*** Opening of RECORD SET ***
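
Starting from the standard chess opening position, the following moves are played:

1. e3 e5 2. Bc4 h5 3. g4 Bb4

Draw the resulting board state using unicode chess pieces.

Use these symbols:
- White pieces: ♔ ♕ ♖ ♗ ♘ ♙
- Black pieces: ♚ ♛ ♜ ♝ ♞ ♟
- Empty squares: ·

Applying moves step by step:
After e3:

♜ ♞ ♝ ♛ ♚ ♝ ♞ ♜
♟ ♟ ♟ ♟ ♟ ♟ ♟ ♟
· · · · · · · ·
· · · · · · · ·
· · · · · · · ·
· · · · ♙ · · ·
♙ ♙ ♙ ♙ · ♙ ♙ ♙
♖ ♘ ♗ ♕ ♔ ♗ ♘ ♖


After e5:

♜ ♞ ♝ ♛ ♚ ♝ ♞ ♜
♟ ♟ ♟ ♟ · ♟ ♟ ♟
· · · · · · · ·
· · · · ♟ · · ·
· · · · · · · ·
· · · · ♙ · · ·
♙ ♙ ♙ ♙ · ♙ ♙ ♙
♖ ♘ ♗ ♕ ♔ ♗ ♘ ♖


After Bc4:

♜ ♞ ♝ ♛ ♚ ♝ ♞ ♜
♟ ♟ ♟ ♟ · ♟ ♟ ♟
· · · · · · · ·
· · · · ♟ · · ·
· · ♗ · · · · ·
· · · · ♙ · · ·
♙ ♙ ♙ ♙ · ♙ ♙ ♙
♖ ♘ ♗ ♕ ♔ · ♘ ♖


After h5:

♜ ♞ ♝ ♛ ♚ ♝ ♞ ♜
♟ ♟ ♟ ♟ · ♟ ♟ ·
· · · · · · · ·
· · · · ♟ · · ♟
· · ♗ · · · · ·
· · · · ♙ · · ·
♙ ♙ ♙ ♙ · ♙ ♙ ♙
♖ ♘ ♗ ♕ ♔ · ♘ ♖


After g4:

♜ ♞ ♝ ♛ ♚ ♝ ♞ ♜
♟ ♟ ♟ ♟ · ♟ ♟ ·
· · · · · · · ·
· · · · ♟ · · ♟
· · ♗ · · · ♙ ·
· · · · ♙ · · ·
♙ ♙ ♙ ♙ · ♙ · ♙
♖ ♘ ♗ ♕ ♔ · ♘ ♖


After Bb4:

♜ ♞ ♝ ♛ ♚ · ♞ ♜
♟ ♟ ♟ ♟ · ♟ ♟ ·
· · · · · · · ·
· · · · ♟ · · ♟
· ♝ ♗ · · · ♙ ·
· · · · ♙ · · ·
♙ ♙ ♙ ♙ · ♙ · ♙
♖ ♘ ♗ ♕ ♔ · ♘ ♖



  a b c d e f g h
  ─────────────────
8│♜ ♞ ♝ ♛ ♚ · ♞ ♜│8
7│♟ ♟ ♟ ♟ · ♟ ♟ ·│7
6│· · · · · · · ·│6
5│· · · · ♟ · · ♟│5
4│· ♝ ♗ · · · ♙ ·│4
3│· · · · ♙ · · ·│3
2│♙ ♙ ♙ ♙ · ♙ · ♙│2
1│♖ ♘ ♗ ♕ ♔ · ♘ ♖│1
  ─────────────────
  a b c d e f g h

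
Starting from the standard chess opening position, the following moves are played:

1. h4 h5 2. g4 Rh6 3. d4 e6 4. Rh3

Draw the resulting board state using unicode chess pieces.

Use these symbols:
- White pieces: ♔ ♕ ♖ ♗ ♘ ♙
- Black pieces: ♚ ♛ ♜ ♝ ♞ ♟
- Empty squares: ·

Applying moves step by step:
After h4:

♜ ♞ ♝ ♛ ♚ ♝ ♞ ♜
♟ ♟ ♟ ♟ ♟ ♟ ♟ ♟
· · · · · · · ·
· · · · · · · ·
· · · · · · · ♙
· · · · · · · ·
♙ ♙ ♙ ♙ ♙ ♙ ♙ ·
♖ ♘ ♗ ♕ ♔ ♗ ♘ ♖


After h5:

♜ ♞ ♝ ♛ ♚ ♝ ♞ ♜
♟ ♟ ♟ ♟ ♟ ♟ ♟ ·
· · · · · · · ·
· · · · · · · ♟
· · · · · · · ♙
· · · · · · · ·
♙ ♙ ♙ ♙ ♙ ♙ ♙ ·
♖ ♘ ♗ ♕ ♔ ♗ ♘ ♖


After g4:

♜ ♞ ♝ ♛ ♚ ♝ ♞ ♜
♟ ♟ ♟ ♟ ♟ ♟ ♟ ·
· · · · · · · ·
· · · · · · · ♟
· · · · · · ♙ ♙
· · · · · · · ·
♙ ♙ ♙ ♙ ♙ ♙ · ·
♖ ♘ ♗ ♕ ♔ ♗ ♘ ♖


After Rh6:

♜ ♞ ♝ ♛ ♚ ♝ ♞ ·
♟ ♟ ♟ ♟ ♟ ♟ ♟ ·
· · · · · · · ♜
· · · · · · · ♟
· · · · · · ♙ ♙
· · · · · · · ·
♙ ♙ ♙ ♙ ♙ ♙ · ·
♖ ♘ ♗ ♕ ♔ ♗ ♘ ♖


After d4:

♜ ♞ ♝ ♛ ♚ ♝ ♞ ·
♟ ♟ ♟ ♟ ♟ ♟ ♟ ·
· · · · · · · ♜
· · · · · · · ♟
· · · ♙ · · ♙ ♙
· · · · · · · ·
♙ ♙ ♙ · ♙ ♙ · ·
♖ ♘ ♗ ♕ ♔ ♗ ♘ ♖


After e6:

♜ ♞ ♝ ♛ ♚ ♝ ♞ ·
♟ ♟ ♟ ♟ · ♟ ♟ ·
· · · · ♟ · · ♜
· · · · · · · ♟
· · · ♙ · · ♙ ♙
· · · · · · · ·
♙ ♙ ♙ · ♙ ♙ · ·
♖ ♘ ♗ ♕ ♔ ♗ ♘ ♖


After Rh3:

♜ ♞ ♝ ♛ ♚ ♝ ♞ ·
♟ ♟ ♟ ♟ · ♟ ♟ ·
· · · · ♟ · · ♜
· · · · · · · ♟
· · · ♙ · · ♙ ♙
· · · · · · · ♖
♙ ♙ ♙ · ♙ ♙ · ·
♖ ♘ ♗ ♕ ♔ ♗ ♘ ·



  a b c d e f g h
  ─────────────────
8│♜ ♞ ♝ ♛ ♚ ♝ ♞ ·│8
7│♟ ♟ ♟ ♟ · ♟ ♟ ·│7
6│· · · · ♟ · · ♜│6
5│· · · · · · · ♟│5
4│· · · ♙ · · ♙ ♙│4
3│· · · · · · · ♖│3
2│♙ ♙ ♙ · ♙ ♙ · ·│2
1│♖ ♘ ♗ ♕ ♔ ♗ ♘ ·│1
  ─────────────────
  a b c d e f g h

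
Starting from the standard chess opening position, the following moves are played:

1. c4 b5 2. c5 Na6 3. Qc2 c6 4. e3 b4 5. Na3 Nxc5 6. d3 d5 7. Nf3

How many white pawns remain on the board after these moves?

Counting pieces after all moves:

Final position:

  a b c d e f g h
  ─────────────────
8│♜ · ♝ ♛ ♚ ♝ ♞ ♜│8
7│♟ · · · ♟ ♟ ♟ ♟│7
6│· · ♟ · · · · ·│6
5│· · ♞ ♟ · · · ·│5
4│· ♟ · · · · · ·│4
3│♘ · · ♙ ♙ ♘ · ·│3
2│♙ ♙ ♕ · · ♙ ♙ ♙│2
1│♖ · ♗ · ♔ ♗ · ♖│1
  ─────────────────
  a b c d e f g h


7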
*** Close of RECORD SET ***
DIRECTIONS
Reproduce every entry above exactly as it was written.

TASK RESULT
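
Starting from the standard chess opening position, the following moves are played:

1. e3 e5 2. Bc4 h5 3. g4 Bb4

Draw the resulting board state using unicode chess pieces.

Use these symbols:
- White pieces: ♔ ♕ ♖ ♗ ♘ ♙
- Black pieces: ♚ ♛ ♜ ♝ ♞ ♟
- Empty squares: ·

Applying moves step by step:
After e3:

♜ ♞ ♝ ♛ ♚ ♝ ♞ ♜
♟ ♟ ♟ ♟ ♟ ♟ ♟ ♟
· · · · · · · ·
· · · · · · · ·
· · · · · · · ·
· · · · ♙ · · ·
♙ ♙ ♙ ♙ · ♙ ♙ ♙
♖ ♘ ♗ ♕ ♔ ♗ ♘ ♖


After e5:

♜ ♞ ♝ ♛ ♚ ♝ ♞ ♜
♟ ♟ ♟ ♟ · ♟ ♟ ♟
· · · · · · · ·
· · · · ♟ · · ·
· · · · · · · ·
· · · · ♙ · · ·
♙ ♙ ♙ ♙ · ♙ ♙ ♙
♖ ♘ ♗ ♕ ♔ ♗ ♘ ♖


After Bc4:

♜ ♞ ♝ ♛ ♚ ♝ ♞ ♜
♟ ♟ ♟ ♟ · ♟ ♟ ♟
· · · · · · · ·
· · · · ♟ · · ·
· · ♗ · · · · ·
· · · · ♙ · · ·
♙ ♙ ♙ ♙ · ♙ ♙ ♙
♖ ♘ ♗ ♕ ♔ · ♘ ♖


After h5:

♜ ♞ ♝ ♛ ♚ ♝ ♞ ♜
♟ ♟ ♟ ♟ · ♟ ♟ ·
· · · · · · · ·
· · · · ♟ · · ♟
· · ♗ · · · · ·
· · · · ♙ · · ·
♙ ♙ ♙ ♙ · ♙ ♙ ♙
♖ ♘ ♗ ♕ ♔ · ♘ ♖


After g4:

♜ ♞ ♝ ♛ ♚ ♝ ♞ ♜
♟ ♟ ♟ ♟ · ♟ ♟ ·
· · · · · · · ·
· · · · ♟ · · ♟
· · ♗ · · · ♙ ·
· · · · ♙ · · ·
♙ ♙ ♙ ♙ · ♙ · ♙
♖ ♘ ♗ ♕ ♔ · ♘ ♖


After Bb4:

♜ ♞ ♝ ♛ ♚ · ♞ ♜
♟ ♟ ♟ ♟ · ♟ ♟ ·
· · · · · · · ·
· · · · ♟ · · ♟
· ♝ ♗ · · · ♙ ·
· · · · ♙ · · ·
♙ ♙ ♙ ♙ · ♙ · ♙
♖ ♘ ♗ ♕ ♔ · ♘ ♖



  a b c d e f g h
  ─────────────────
8│♜ ♞ ♝ ♛ ♚ · ♞ ♜│8
7│♟ ♟ ♟ ♟ · ♟ ♟ ·│7
6│· · · · · · · ·│6
5│· · · · ♟ · · ♟│5
4│· ♝ ♗ · · · ♙ ·│4
3│· · · · ♙ · · ·│3
2│♙ ♙ ♙ ♙ · ♙ · ♙│2
1│♖ ♘ ♗ ♕ ♔ · ♘ ♖│1
  ─────────────────
  a b c d e f g h

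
Starting from the standard chess opening position, the following moves are played:

1. h4 h5 2. g4 Rh6 3. d4 e6 4. Rh3

Draw the resulting board state using unicode chess pieces.

Use these symbols:
- White pieces: ♔ ♕ ♖ ♗ ♘ ♙
- Black pieces: ♚ ♛ ♜ ♝ ♞ ♟
- Empty squares: ·

Applying moves step by step:
After h4:

♜ ♞ ♝ ♛ ♚ ♝ ♞ ♜
♟ ♟ ♟ ♟ ♟ ♟ ♟ ♟
· · · · · · · ·
· · · · · · · ·
· · · · · · · ♙
· · · · · · · ·
♙ ♙ ♙ ♙ ♙ ♙ ♙ ·
♖ ♘ ♗ ♕ ♔ ♗ ♘ ♖


After h5:

♜ ♞ ♝ ♛ ♚ ♝ ♞ ♜
♟ ♟ ♟ ♟ ♟ ♟ ♟ ·
· · · · · · · ·
· · · · · · · ♟
· · · · · · · ♙
· · · · · · · ·
♙ ♙ ♙ ♙ ♙ ♙ ♙ ·
♖ ♘ ♗ ♕ ♔ ♗ ♘ ♖


After g4:

♜ ♞ ♝ ♛ ♚ ♝ ♞ ♜
♟ ♟ ♟ ♟ ♟ ♟ ♟ ·
· · · · · · · ·
· · · · · · · ♟
· · · · · · ♙ ♙
· · · · · · · ·
♙ ♙ ♙ ♙ ♙ ♙ · ·
♖ ♘ ♗ ♕ ♔ ♗ ♘ ♖


After Rh6:

♜ ♞ ♝ ♛ ♚ ♝ ♞ ·
♟ ♟ ♟ ♟ ♟ ♟ ♟ ·
· · · · · · · ♜
· · · · · · · ♟
· · · · · · ♙ ♙
· · · · · · · ·
♙ ♙ ♙ ♙ ♙ ♙ · ·
♖ ♘ ♗ ♕ ♔ ♗ ♘ ♖


After d4:

♜ ♞ ♝ ♛ ♚ ♝ ♞ ·
♟ ♟ ♟ ♟ ♟ ♟ ♟ ·
· · · · · · · ♜
· · · · · · · ♟
· · · ♙ · · ♙ ♙
· · · · · · · ·
♙ ♙ ♙ · ♙ ♙ · ·
♖ ♘ ♗ ♕ ♔ ♗ ♘ ♖


After e6:

♜ ♞ ♝ ♛ ♚ ♝ ♞ ·
♟ ♟ ♟ ♟ · ♟ ♟ ·
· · · · ♟ · · ♜
· · · · · · · ♟
· · · ♙ · · ♙ ♙
· · · · · · · ·
♙ ♙ ♙ · ♙ ♙ · ·
♖ ♘ ♗ ♕ ♔ ♗ ♘ ♖


After Rh3:

♜ ♞ ♝ ♛ ♚ ♝ ♞ ·
♟ ♟ ♟ ♟ · ♟ ♟ ·
· · · · ♟ · · ♜
· · · · · · · ♟
· · · ♙ · · ♙ ♙
· · · · · · · ♖
♙ ♙ ♙ · ♙ ♙ · ·
♖ ♘ ♗ ♕ ♔ ♗ ♘ ·



  a b c d e f g h
  ─────────────────
8│♜ ♞ ♝ ♛ ♚ ♝ ♞ ·│8
7│♟ ♟ ♟ ♟ · ♟ ♟ ·│7
6│· · · · ♟ · · ♜│6
5│· · · · · · · ♟│5
4│· · · ♙ · · ♙ ♙│4
3│· · · · · · · ♖│3
2│♙ ♙ ♙ · ♙ ♙ · ·│2
1│♖ ♘ ♗ ♕ ♔ ♗ ♘ ·│1
  ─────────────────
  a b c d e f g h

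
Starting from the standard chess opening position, the following moves are played:

1. c4 b5 2. c5 Na6 3. Qc2 c6 4. e3 b4 5. Na3 Nxc5 6. d3 d5 7. Nf3

How many white pawns remain on the board after these moves?

Counting pieces after all moves:

Final position:

  a b c d e f g h
  ─────────────────
8│♜ · ♝ ♛ ♚ ♝ ♞ ♜│8
7│♟ · · · ♟ ♟ ♟ ♟│7
6│· · ♟ · · · · ·│6
5│· · ♞ ♟ · · · ·│5
4│· ♟ · · · · · ·│4
3│♘ · · ♙ ♙ ♘ · ·│3
2│♙ ♙ ♕ · · ♙ ♙ ♙│2
1│♖ · ♗ · ♔ ♗ · ♖│1
  ─────────────────
  a b c d e f g h


7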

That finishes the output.